Stored data entries:
··········

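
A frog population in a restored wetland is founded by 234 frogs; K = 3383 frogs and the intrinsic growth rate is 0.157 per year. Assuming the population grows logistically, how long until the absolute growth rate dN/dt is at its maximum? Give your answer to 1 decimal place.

16.6 years

Logistic growth is fastest at N = K/2 = 1691.5.
A = (K − N₀)/N₀ = 13.457. Set K/(1 + A·e^(−rt)) = K/2 → A·e^(−rt) = 1.
e^(−0.157t) = 1/13.457 = 0.0743093, so t = ln(13.457)/0.157 = 2.5995/0.157 = 16.557.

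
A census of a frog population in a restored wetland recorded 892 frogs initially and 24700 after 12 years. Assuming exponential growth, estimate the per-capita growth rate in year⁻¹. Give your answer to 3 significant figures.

0.277 per year

From N(t) = N₀·e^(rt): e^(r·12) = 24700/892 = 27.691.
r·12 = ln(27.691) = 3.3211, so r = 3.3211/12 = 0.27676.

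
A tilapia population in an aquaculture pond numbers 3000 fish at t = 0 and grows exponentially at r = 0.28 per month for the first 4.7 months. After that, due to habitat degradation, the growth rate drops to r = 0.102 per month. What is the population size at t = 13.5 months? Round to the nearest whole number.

27446 fish

Phase 1: N(4.7) = 3000·e^(0.28×4.7) = 3000·e^1.316 = 11185.4.
Phase 2 runs for 13.5 − 4.7 = 8.8 months at r = 0.102.
N(13.5) = 11185.4·e^(0.102×8.8) = 11185.4·e^0.8976 = 27445.8.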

··········

**Exercise**
At the line containing "A tilapia population", start copying. Continue exactly through the final line of the entries above and stop there.

**Response for this exercise**
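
A tilapia population in an aquaculture pond numbers 3000 fish at t = 0 and grows exponentially at r = 0.28 per month for the first 4.7 months. After that, due to habitat degradation, the growth rate drops to r = 0.102 per month. What is the population size at t = 13.5 months? Round to the nearest whole number.

27446 fish

Phase 1: N(4.7) = 3000·e^(0.28×4.7) = 3000·e^1.316 = 11185.4.
Phase 2 runs for 13.5 − 4.7 = 8.8 months at r = 0.102.
N(13.5) = 11185.4·e^(0.102×8.8) = 11185.4·e^0.8976 = 27445.8.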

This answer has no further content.